Print every record exactly, with nothing added or left out.
[[ The input, beginning ]]
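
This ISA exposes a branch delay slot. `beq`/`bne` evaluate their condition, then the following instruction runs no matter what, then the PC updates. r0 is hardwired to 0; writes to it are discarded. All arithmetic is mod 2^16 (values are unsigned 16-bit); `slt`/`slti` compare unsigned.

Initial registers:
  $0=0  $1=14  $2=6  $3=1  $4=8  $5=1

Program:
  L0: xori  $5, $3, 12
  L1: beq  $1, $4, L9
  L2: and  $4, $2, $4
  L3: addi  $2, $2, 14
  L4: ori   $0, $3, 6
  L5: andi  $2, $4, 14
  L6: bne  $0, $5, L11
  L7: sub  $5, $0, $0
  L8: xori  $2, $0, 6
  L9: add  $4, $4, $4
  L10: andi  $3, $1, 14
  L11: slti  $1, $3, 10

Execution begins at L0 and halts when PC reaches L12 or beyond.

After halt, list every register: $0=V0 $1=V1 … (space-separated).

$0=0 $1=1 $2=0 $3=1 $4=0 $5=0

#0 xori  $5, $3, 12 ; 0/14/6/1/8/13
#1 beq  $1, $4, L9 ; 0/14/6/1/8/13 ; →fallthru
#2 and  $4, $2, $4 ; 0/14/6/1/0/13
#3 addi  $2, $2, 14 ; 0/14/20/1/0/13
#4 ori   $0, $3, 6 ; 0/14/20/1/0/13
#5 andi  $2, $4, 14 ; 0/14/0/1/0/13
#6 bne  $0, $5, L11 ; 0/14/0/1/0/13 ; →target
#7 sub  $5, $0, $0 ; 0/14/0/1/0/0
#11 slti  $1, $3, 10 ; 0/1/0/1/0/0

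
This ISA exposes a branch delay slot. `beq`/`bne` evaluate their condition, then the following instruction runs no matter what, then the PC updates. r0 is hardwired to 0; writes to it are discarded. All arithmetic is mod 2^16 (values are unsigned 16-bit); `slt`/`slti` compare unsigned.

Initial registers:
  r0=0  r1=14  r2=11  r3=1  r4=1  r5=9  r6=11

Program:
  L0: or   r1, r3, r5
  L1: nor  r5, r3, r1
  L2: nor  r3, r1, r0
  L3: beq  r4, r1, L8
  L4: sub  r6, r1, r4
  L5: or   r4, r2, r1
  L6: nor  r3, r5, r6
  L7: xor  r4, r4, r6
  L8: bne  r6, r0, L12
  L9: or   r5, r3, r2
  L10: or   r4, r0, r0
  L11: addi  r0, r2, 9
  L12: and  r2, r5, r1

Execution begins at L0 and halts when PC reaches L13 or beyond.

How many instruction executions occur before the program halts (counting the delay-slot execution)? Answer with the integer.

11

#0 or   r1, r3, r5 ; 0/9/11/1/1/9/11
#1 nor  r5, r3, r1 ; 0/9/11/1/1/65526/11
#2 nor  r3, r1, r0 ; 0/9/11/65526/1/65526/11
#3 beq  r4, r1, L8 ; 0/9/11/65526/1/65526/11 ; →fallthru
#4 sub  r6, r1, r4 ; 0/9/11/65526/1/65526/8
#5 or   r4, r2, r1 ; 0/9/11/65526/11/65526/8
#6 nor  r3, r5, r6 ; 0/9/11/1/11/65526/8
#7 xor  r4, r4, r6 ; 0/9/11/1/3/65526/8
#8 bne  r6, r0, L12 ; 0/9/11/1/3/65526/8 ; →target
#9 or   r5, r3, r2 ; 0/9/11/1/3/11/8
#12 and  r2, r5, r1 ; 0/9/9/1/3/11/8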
[[ The input, end ]]
Solution to the problem:
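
This ISA exposes a branch delay slot. `beq`/`bne` evaluate their condition, then the following instruction runs no matter what, then the PC updates. r0 is hardwired to 0; writes to it are discarded. All arithmetic is mod 2^16 (values are unsigned 16-bit); `slt`/`slti` compare unsigned.

Initial registers:
  $0=0  $1=14  $2=6  $3=1  $4=8  $5=1

Program:
  L0: xori  $5, $3, 12
  L1: beq  $1, $4, L9
  L2: and  $4, $2, $4
  L3: addi  $2, $2, 14
  L4: ori   $0, $3, 6
  L5: andi  $2, $4, 14
  L6: bne  $0, $5, L11
  L7: sub  $5, $0, $0
  L8: xori  $2, $0, 6
  L9: add  $4, $4, $4
  L10: andi  $3, $1, 14
  L11: slti  $1, $3, 10

Execution begins at L0 and halts when PC reaches L12 or beyond.

After halt, list every register: $0=V0 $1=V1 … (space-separated).

$0=0 $1=1 $2=0 $3=1 $4=0 $5=0

#0 xori  $5, $3, 12 ; 0/14/6/1/8/13
#1 beq  $1, $4, L9 ; 0/14/6/1/8/13 ; →fallthru
#2 and  $4, $2, $4 ; 0/14/6/1/0/13
#3 addi  $2, $2, 14 ; 0/14/20/1/0/13
#4 ori   $0, $3, 6 ; 0/14/20/1/0/13
#5 andi  $2, $4, 14 ; 0/14/0/1/0/13
#6 bne  $0, $5, L11 ; 0/14/0/1/0/13 ; →target
#7 sub  $5, $0, $0 ; 0/14/0/1/0/0
#11 slti  $1, $3, 10 ; 0/1/0/1/0/0

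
This ISA exposes a branch delay slot. `beq`/`bne` evaluate their condition, then the following instruction runs no matter what, then the PC updates. r0 is hardwired to 0; writes to it are discarded. All arithmetic is mod 2^16 (values are unsigned 16-bit); `slt`/`slti` compare unsigned.

Initial registers:
  r0=0  r1=14  r2=11  r3=1  r4=1  r5=9  r6=11

Program:
  L0: or   r1, r3, r5
  L1: nor  r5, r3, r1
  L2: nor  r3, r1, r0
  L3: beq  r4, r1, L8
  L4: sub  r6, r1, r4
  L5: or   r4, r2, r1
  L6: nor  r3, r5, r6
  L7: xor  r4, r4, r6
  L8: bne  r6, r0, L12
  L9: or   r5, r3, r2
  L10: or   r4, r0, r0
  L11: addi  r0, r2, 9
  L12: and  r2, r5, r1

Execution begins at L0 and halts when PC reaches L13 or beyond.

How many instruction executions occur before the program halts (counting the delay-slot execution)? Answer with the integer.

11

#0 or   r1, r3, r5 ; 0/9/11/1/1/9/11
#1 nor  r5, r3, r1 ; 0/9/11/1/1/65526/11
#2 nor  r3, r1, r0 ; 0/9/11/65526/1/65526/11
#3 beq  r4, r1, L8 ; 0/9/11/65526/1/65526/11 ; →fallthru
#4 sub  r6, r1, r4 ; 0/9/11/65526/1/65526/8
#5 or   r4, r2, r1 ; 0/9/11/65526/11/65526/8
#6 nor  r3, r5, r6 ; 0/9/11/1/11/65526/8
#7 xor  r4, r4, r6 ; 0/9/11/1/3/65526/8
#8 bne  r6, r0, L12 ; 0/9/11/1/3/65526/8 ; →target
#9 or   r5, r3, r2 ; 0/9/11/1/3/11/8
#12 and  r2, r5, r1 ; 0/9/9/1/3/11/8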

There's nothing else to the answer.